_Directions:_
Write out exactly the lines that run from the one containing "Answer: -464" to the end of the entries below, with both end lines included.

_Supplied records:_
━━━━━━━━━━━━━━━━━━━━━━━━━━━━━━

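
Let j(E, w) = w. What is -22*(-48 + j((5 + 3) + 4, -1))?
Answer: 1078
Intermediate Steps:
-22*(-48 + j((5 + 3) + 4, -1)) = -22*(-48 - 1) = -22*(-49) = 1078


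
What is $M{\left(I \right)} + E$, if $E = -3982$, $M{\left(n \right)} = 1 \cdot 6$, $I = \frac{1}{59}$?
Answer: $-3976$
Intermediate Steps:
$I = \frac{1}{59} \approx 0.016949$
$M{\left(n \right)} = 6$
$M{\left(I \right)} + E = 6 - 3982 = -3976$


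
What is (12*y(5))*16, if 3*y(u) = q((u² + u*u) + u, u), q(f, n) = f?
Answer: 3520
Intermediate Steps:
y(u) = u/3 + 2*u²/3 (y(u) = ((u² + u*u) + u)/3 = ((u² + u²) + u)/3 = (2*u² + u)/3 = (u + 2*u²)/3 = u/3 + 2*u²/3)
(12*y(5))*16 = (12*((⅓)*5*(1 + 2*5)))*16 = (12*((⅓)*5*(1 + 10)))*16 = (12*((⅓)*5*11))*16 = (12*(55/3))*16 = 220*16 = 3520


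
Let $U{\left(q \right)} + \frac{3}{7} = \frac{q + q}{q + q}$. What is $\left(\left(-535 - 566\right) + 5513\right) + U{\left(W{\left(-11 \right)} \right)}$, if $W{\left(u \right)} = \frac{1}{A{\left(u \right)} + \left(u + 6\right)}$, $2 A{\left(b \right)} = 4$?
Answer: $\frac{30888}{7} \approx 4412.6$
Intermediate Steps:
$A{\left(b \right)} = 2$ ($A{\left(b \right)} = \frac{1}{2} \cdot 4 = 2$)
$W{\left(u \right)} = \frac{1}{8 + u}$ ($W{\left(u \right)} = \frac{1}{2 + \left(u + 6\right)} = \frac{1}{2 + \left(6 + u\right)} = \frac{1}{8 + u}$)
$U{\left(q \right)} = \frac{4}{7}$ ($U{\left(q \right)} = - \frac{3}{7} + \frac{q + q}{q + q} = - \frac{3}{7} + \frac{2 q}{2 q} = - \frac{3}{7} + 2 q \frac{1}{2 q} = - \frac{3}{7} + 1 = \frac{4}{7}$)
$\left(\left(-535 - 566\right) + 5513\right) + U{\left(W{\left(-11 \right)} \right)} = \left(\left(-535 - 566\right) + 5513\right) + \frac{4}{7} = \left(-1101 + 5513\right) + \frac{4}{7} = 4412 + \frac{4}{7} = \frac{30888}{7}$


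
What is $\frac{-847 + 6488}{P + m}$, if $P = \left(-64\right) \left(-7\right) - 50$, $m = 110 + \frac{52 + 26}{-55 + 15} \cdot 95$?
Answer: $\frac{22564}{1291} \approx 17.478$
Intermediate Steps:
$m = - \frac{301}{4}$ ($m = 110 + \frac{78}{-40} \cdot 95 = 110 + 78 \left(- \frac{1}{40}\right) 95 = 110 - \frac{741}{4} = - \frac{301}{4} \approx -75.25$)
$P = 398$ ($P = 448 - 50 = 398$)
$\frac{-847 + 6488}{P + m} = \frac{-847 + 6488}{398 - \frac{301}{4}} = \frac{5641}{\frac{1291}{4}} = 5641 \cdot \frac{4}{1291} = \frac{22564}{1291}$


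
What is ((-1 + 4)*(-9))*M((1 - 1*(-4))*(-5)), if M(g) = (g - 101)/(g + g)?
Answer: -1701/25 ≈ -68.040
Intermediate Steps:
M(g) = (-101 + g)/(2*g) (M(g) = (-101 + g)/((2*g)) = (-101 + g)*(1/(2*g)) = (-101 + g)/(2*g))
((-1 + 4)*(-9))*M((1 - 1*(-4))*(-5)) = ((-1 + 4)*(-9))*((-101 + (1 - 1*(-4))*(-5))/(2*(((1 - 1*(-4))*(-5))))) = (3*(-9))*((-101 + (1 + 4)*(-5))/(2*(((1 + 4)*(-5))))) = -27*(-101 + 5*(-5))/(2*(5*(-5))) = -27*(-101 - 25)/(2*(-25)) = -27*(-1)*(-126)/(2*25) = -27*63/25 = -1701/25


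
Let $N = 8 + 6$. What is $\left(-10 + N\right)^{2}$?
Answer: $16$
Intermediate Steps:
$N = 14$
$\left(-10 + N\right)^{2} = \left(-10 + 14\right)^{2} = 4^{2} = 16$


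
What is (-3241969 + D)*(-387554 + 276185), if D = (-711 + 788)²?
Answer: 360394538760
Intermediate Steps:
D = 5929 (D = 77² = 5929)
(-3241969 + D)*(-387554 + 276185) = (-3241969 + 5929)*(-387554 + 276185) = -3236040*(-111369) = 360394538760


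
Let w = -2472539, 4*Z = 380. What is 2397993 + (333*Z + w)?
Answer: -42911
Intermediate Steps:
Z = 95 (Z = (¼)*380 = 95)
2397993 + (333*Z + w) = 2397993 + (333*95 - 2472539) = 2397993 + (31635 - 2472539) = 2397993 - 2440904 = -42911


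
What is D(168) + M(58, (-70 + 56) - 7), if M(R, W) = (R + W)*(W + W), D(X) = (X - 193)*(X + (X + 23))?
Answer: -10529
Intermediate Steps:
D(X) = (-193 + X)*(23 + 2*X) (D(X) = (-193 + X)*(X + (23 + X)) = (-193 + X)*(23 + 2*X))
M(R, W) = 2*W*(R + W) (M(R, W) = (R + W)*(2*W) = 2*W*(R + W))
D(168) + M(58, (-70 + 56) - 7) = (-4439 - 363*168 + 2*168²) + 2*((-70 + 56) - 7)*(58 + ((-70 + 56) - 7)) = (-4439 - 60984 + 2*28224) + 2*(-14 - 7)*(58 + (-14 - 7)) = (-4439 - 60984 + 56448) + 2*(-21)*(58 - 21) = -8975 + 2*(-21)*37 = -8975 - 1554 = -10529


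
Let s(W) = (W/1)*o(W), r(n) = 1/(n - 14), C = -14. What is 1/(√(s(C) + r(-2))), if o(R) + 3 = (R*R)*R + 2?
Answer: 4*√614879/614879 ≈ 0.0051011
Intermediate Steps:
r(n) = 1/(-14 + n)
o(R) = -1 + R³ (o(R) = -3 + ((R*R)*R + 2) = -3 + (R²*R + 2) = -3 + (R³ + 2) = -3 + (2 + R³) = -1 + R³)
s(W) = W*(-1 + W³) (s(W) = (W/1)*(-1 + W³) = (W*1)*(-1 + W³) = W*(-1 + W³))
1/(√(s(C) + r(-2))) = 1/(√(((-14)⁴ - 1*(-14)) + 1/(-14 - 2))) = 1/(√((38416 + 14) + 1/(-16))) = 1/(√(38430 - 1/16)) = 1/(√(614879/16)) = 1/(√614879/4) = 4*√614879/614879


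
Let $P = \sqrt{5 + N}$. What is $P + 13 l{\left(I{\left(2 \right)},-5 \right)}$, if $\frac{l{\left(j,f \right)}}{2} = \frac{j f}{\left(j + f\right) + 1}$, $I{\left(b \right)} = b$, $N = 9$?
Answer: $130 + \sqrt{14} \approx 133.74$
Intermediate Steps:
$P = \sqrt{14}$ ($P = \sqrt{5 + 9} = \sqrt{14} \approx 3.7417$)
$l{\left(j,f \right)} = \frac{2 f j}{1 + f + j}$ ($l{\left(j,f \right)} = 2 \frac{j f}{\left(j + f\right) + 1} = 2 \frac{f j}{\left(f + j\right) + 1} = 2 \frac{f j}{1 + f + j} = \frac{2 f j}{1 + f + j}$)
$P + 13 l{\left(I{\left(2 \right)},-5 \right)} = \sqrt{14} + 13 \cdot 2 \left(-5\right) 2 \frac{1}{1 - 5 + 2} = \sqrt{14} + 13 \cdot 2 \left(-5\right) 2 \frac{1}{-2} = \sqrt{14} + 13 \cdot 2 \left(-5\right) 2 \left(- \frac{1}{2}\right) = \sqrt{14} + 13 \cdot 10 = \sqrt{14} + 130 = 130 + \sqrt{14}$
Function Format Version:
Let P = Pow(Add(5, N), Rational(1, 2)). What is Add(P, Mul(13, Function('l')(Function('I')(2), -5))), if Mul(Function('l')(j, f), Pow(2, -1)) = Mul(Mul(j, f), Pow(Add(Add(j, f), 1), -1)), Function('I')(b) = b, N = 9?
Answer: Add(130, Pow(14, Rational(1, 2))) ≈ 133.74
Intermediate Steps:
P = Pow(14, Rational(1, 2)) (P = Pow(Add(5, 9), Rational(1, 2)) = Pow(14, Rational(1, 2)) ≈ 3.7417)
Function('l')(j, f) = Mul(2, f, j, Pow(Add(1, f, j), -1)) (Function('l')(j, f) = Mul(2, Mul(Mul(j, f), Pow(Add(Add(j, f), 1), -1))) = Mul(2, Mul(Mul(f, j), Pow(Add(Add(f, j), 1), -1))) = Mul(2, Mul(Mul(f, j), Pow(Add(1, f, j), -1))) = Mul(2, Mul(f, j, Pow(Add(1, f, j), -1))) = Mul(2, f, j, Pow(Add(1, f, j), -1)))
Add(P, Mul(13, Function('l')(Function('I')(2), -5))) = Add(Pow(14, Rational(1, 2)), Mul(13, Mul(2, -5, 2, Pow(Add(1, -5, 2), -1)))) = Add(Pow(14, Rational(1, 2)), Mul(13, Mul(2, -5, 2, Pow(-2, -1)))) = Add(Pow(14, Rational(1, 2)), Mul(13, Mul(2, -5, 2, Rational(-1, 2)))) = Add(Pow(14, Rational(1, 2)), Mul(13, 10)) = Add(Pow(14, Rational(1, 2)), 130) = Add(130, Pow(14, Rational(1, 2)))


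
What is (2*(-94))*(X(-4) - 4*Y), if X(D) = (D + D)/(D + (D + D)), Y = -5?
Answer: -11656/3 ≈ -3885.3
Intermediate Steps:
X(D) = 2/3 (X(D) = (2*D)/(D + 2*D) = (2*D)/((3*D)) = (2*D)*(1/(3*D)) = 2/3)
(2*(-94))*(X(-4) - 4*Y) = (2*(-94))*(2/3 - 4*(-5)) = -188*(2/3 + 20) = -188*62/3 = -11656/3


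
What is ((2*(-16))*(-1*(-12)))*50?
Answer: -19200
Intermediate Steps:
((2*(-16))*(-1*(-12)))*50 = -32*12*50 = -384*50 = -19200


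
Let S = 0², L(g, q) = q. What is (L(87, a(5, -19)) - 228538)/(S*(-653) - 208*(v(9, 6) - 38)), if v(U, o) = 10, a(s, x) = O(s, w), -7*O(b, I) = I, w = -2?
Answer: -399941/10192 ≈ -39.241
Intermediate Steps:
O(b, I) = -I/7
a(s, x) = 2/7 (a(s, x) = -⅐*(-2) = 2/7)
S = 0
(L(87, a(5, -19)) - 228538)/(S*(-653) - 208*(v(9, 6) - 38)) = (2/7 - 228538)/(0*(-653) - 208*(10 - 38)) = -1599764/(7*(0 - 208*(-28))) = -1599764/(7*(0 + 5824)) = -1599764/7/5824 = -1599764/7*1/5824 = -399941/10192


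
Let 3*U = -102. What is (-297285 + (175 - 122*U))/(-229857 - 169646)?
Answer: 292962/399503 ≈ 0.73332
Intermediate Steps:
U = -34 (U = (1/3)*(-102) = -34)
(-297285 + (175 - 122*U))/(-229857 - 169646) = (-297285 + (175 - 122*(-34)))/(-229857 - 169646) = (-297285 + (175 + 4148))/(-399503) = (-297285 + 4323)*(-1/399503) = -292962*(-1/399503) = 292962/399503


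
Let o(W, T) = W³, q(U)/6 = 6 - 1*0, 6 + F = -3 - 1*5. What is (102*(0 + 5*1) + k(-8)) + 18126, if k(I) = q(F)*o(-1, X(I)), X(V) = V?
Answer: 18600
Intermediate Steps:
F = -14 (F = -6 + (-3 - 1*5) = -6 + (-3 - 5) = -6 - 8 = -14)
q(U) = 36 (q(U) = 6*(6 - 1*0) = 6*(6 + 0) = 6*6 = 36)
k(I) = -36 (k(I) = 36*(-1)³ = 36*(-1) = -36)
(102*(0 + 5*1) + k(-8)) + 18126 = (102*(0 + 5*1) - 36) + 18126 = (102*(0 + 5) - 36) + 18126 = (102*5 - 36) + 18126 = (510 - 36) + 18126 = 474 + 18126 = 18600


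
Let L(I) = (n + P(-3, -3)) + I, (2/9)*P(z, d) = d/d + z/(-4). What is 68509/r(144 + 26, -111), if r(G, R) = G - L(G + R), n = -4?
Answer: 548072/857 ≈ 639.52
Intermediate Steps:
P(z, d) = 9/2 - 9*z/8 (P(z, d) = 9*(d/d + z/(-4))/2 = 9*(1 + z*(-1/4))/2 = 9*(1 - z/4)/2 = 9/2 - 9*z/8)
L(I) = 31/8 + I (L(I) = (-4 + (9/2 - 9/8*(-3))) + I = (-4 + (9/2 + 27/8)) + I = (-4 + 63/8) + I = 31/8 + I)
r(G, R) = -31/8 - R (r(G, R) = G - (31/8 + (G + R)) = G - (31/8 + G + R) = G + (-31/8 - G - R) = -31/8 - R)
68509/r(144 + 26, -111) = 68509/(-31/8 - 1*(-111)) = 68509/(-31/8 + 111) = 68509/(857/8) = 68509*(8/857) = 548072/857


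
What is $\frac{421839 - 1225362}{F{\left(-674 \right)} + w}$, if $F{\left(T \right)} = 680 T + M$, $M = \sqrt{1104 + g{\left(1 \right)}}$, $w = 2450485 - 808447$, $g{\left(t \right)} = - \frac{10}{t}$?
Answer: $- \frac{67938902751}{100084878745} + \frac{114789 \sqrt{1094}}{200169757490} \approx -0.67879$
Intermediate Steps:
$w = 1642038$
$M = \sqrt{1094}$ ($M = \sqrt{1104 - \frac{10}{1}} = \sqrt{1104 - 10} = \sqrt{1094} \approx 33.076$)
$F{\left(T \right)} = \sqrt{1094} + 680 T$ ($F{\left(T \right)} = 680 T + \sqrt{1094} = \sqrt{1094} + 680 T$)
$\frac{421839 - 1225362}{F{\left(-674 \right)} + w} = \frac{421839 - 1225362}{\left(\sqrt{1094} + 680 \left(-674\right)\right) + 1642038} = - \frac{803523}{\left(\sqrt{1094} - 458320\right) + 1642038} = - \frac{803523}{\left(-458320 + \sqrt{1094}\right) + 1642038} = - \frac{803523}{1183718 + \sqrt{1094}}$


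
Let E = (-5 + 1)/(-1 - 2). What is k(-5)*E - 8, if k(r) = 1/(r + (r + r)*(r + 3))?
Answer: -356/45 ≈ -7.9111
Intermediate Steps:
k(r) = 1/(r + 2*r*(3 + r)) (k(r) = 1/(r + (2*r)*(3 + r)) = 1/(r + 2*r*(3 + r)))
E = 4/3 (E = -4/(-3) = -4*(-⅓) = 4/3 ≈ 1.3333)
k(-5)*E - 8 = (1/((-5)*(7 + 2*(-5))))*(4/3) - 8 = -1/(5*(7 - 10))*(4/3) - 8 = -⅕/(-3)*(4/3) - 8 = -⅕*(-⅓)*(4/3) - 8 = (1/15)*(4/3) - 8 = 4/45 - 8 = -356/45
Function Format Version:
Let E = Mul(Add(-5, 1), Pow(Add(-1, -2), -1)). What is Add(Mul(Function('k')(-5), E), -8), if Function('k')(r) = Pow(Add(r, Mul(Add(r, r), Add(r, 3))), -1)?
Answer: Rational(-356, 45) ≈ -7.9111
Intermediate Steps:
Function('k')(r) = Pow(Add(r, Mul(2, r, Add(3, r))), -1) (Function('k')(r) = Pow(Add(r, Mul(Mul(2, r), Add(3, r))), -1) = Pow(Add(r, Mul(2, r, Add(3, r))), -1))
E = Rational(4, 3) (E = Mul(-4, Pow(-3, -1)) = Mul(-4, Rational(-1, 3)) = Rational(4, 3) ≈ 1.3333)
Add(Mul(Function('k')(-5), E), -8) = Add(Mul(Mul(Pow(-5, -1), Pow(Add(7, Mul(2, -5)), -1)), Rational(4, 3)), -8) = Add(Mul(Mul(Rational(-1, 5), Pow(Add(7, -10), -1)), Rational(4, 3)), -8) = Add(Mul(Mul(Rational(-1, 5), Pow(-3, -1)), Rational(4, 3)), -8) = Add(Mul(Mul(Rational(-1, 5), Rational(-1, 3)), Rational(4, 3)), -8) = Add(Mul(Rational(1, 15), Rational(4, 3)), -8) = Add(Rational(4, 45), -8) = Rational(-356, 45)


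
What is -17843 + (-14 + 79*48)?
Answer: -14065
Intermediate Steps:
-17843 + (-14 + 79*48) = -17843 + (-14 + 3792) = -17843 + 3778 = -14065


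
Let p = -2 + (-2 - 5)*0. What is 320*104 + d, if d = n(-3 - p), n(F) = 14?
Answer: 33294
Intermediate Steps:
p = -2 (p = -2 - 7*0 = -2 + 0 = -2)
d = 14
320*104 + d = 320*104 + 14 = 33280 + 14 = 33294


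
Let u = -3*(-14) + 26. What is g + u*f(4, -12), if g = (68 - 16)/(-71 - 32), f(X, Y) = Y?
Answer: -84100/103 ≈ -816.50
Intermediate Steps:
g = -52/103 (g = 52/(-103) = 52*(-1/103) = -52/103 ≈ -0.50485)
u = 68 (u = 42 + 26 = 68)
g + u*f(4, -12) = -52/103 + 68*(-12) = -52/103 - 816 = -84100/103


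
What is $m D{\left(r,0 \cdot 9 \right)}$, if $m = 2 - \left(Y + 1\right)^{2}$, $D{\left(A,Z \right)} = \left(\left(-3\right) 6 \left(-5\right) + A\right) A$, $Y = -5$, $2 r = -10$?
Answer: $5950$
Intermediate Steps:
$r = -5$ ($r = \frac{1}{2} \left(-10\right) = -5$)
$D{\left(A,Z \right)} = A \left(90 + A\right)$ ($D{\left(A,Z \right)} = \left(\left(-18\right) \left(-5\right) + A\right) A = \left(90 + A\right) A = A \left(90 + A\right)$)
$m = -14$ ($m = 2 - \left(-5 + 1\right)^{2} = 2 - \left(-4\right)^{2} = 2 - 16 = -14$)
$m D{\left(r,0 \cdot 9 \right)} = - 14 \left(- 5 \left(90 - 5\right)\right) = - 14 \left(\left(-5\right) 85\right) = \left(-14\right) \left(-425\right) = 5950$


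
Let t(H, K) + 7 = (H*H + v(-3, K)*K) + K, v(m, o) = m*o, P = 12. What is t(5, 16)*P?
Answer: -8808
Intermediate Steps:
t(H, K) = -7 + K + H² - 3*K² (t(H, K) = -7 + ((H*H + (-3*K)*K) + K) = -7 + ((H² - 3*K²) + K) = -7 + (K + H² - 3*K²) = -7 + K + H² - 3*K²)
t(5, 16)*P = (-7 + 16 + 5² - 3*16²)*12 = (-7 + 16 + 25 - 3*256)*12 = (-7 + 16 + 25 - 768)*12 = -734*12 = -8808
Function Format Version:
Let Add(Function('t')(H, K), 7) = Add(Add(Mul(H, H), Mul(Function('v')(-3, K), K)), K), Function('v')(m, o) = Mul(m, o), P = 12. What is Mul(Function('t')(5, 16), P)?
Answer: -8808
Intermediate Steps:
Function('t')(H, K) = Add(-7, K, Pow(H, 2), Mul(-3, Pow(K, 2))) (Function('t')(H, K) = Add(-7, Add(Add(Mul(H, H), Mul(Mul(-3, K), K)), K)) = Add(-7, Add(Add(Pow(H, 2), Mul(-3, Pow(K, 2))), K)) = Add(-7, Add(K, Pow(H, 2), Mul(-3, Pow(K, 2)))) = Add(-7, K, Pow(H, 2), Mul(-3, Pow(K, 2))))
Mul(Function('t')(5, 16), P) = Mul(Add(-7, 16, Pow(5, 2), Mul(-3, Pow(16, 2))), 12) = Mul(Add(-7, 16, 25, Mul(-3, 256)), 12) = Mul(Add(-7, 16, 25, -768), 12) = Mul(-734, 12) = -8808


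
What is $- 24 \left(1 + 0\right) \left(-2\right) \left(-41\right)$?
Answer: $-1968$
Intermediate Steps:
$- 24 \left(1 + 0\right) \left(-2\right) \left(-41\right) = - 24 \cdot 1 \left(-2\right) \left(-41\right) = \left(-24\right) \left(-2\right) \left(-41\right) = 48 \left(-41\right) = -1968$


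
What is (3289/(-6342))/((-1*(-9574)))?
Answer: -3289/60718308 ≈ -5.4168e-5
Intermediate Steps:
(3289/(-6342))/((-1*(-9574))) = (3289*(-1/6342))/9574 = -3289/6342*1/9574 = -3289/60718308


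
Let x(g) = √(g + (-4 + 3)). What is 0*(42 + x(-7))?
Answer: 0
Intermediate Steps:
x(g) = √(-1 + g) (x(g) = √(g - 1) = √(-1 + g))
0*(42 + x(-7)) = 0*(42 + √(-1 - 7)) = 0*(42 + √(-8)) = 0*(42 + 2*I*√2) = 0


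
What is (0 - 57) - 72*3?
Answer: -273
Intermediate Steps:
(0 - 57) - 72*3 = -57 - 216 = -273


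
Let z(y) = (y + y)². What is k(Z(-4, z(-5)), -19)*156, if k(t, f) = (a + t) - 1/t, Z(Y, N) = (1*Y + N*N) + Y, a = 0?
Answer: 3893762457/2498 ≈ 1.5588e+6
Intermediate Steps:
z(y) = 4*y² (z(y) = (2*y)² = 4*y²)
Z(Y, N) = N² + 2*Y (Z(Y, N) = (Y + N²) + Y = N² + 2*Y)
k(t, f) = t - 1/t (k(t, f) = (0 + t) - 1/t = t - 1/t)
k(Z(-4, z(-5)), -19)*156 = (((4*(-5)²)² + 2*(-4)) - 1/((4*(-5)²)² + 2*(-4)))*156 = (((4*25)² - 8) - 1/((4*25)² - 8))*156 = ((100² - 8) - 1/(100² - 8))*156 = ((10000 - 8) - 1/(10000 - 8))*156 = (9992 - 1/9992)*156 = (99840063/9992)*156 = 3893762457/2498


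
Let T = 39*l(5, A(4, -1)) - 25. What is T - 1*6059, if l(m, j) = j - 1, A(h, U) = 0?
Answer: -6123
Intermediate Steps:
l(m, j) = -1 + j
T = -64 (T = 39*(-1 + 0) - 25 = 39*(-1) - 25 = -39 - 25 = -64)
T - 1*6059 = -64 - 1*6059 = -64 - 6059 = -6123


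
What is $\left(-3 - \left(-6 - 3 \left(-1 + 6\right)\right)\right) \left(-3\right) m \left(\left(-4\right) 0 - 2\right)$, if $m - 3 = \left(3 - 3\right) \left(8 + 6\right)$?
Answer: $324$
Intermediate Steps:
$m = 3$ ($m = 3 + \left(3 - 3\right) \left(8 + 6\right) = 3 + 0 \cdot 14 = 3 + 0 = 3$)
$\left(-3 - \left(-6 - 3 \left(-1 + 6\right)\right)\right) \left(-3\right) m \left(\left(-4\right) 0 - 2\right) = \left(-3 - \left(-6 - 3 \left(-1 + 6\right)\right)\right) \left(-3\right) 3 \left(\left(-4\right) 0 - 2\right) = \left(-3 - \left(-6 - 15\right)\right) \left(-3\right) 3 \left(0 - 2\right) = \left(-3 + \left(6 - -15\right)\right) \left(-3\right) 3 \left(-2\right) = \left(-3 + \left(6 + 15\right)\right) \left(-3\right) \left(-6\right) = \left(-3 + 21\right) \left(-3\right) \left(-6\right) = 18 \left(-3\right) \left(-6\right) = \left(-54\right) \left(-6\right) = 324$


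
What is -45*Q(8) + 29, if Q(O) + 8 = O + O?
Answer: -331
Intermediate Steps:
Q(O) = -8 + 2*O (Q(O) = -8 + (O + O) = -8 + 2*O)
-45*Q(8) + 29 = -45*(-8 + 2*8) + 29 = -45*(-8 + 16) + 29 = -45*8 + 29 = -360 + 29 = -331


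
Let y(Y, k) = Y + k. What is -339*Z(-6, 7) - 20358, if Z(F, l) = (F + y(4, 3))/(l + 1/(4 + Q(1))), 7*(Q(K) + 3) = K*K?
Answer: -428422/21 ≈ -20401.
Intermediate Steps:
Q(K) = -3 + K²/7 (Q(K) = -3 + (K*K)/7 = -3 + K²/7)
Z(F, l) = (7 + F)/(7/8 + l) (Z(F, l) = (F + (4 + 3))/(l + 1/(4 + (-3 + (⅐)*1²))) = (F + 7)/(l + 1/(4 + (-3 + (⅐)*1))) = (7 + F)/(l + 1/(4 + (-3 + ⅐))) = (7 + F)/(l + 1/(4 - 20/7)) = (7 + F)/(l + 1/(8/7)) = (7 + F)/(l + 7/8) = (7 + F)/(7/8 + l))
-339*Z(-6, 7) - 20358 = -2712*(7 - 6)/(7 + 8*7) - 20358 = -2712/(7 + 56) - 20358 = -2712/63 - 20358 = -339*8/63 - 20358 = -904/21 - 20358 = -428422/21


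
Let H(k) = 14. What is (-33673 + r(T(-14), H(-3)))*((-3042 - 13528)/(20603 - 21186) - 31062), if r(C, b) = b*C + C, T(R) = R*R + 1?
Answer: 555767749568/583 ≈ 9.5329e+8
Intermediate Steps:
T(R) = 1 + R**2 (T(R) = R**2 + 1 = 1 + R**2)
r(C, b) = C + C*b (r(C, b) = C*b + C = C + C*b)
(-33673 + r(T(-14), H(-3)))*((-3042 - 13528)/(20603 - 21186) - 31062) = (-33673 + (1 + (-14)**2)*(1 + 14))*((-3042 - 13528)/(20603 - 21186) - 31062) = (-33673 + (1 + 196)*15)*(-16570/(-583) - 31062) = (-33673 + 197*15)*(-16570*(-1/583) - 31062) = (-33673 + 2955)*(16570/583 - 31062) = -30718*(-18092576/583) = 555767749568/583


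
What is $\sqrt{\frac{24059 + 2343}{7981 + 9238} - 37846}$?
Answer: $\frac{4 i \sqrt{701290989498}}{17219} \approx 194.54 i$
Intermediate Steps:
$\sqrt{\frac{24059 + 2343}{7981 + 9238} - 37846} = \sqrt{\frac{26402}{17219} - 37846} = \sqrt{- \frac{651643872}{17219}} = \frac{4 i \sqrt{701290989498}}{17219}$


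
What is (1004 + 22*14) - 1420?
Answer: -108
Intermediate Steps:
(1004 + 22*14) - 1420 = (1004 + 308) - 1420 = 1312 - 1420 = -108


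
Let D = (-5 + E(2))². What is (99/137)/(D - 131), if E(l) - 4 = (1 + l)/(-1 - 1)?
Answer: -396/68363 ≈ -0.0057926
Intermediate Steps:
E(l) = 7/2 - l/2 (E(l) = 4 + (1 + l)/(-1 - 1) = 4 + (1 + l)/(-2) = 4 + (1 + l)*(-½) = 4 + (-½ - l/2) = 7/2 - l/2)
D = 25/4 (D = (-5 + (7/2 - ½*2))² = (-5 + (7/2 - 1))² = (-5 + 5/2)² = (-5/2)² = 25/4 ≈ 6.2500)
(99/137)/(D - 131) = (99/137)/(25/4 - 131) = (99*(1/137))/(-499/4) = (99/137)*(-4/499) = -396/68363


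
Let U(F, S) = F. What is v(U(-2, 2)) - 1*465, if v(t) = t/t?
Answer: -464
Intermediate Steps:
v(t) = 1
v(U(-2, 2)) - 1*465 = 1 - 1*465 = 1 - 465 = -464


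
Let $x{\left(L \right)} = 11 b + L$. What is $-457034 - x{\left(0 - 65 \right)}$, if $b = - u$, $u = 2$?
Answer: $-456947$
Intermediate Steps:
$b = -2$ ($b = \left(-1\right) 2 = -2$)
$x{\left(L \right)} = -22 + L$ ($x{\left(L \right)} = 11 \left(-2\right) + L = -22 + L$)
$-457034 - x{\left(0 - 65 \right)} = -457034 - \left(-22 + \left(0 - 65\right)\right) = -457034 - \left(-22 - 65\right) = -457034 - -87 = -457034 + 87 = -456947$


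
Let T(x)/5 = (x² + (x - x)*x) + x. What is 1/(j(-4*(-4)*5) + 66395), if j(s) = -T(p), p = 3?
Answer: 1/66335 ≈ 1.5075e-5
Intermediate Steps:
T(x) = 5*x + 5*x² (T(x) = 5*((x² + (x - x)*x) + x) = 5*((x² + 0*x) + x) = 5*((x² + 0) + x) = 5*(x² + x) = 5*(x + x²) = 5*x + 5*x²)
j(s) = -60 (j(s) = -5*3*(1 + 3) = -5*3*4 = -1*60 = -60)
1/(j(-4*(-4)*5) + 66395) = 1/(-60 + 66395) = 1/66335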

━━━━━━━━━━━━━━━━━━━━━━━━━━━━━━

_Result of this task:_
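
Answer: -464
Intermediate Steps:
v(t) = 1
v(U(-2, 2)) - 1*465 = 1 - 1*465 = 1 - 465 = -464


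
Let $x{\left(L \right)} = 11 b + L$. What is $-457034 - x{\left(0 - 65 \right)}$, if $b = - u$, $u = 2$?
Answer: $-456947$
Intermediate Steps:
$b = -2$ ($b = \left(-1\right) 2 = -2$)
$x{\left(L \right)} = -22 + L$ ($x{\left(L \right)} = 11 \left(-2\right) + L = -22 + L$)
$-457034 - x{\left(0 - 65 \right)} = -457034 - \left(-22 + \left(0 - 65\right)\right) = -457034 - \left(-22 - 65\right) = -457034 - -87 = -457034 + 87 = -456947$


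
Let T(x)/5 = (x² + (x - x)*x) + x. What is 1/(j(-4*(-4)*5) + 66395), if j(s) = -T(p), p = 3?
Answer: 1/66335 ≈ 1.5075e-5
Intermediate Steps:
T(x) = 5*x + 5*x² (T(x) = 5*((x² + (x - x)*x) + x) = 5*((x² + 0*x) + x) = 5*((x² + 0) + x) = 5*(x² + x) = 5*(x + x²) = 5*x + 5*x²)
j(s) = -60 (j(s) = -5*3*(1 + 3) = -5*3*4 = -1*60 = -60)
1/(j(-4*(-4)*5) + 66395) = 1/(-60 + 66395) = 1/66335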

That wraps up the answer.